▶ [EXERCISE GOAL]
Return the records below exactly as they are written.

* * *

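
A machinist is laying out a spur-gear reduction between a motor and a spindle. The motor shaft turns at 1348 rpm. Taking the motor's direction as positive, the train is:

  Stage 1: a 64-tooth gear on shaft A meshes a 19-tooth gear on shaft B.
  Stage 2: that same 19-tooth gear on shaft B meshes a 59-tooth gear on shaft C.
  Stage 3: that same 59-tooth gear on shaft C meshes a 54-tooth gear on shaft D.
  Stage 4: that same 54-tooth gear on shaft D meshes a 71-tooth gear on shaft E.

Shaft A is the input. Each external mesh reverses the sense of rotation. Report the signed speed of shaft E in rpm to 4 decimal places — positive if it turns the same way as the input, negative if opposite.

Stage 1 [64T→19T]: ω = 1348.0000×64/19 = 4540.6316 rpm, dir flips to −; running = −4540.6316
Stage 2 [19T→59T]: ω = 4540.6316×19/59 = 1462.2373 rpm, dir flips to +; running = +1462.2373
Stage 3 [59T→54T]: ω = 1462.2373×59/54 = 1597.6296 rpm, dir flips to −; running = −1597.6296
Stage 4 [54T→71T]: ω = 1597.6296×54/71 = 1215.0986 rpm, dir flips to +; running = +1215.0986

+1215.0986 rpm (same as input, |ω| = 1215.0986 rpm)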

* * *

▶ [RESULT]
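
A machinist is laying out a spur-gear reduction between a motor and a spindle. The motor shaft turns at 1348 rpm. Taking the motor's direction as positive, the train is:

  Stage 1: a 64-tooth gear on shaft A meshes a 19-tooth gear on shaft B.
  Stage 2: that same 19-tooth gear on shaft B meshes a 59-tooth gear on shaft C.
  Stage 3: that same 59-tooth gear on shaft C meshes a 54-tooth gear on shaft D.
  Stage 4: that same 54-tooth gear on shaft D meshes a 71-tooth gear on shaft E.

Shaft A is the input. Each external mesh reverses the sense of rotation. Report the signed speed of shaft E in rpm to 4 decimal places — positive if it turns the same way as the input, negative if opposite.

Stage 1 [64T→19T]: ω = 1348.0000×64/19 = 4540.6316 rpm, dir flips to −; running = −4540.6316
Stage 2 [19T→59T]: ω = 4540.6316×19/59 = 1462.2373 rpm, dir flips to +; running = +1462.2373
Stage 3 [59T→54T]: ω = 1462.2373×59/54 = 1597.6296 rpm, dir flips to −; running = −1597.6296
Stage 4 [54T→71T]: ω = 1597.6296×54/71 = 1215.0986 rpm, dir flips to +; running = +1215.0986

+1215.0986 rpm (same as input, |ω| = 1215.0986 rpm)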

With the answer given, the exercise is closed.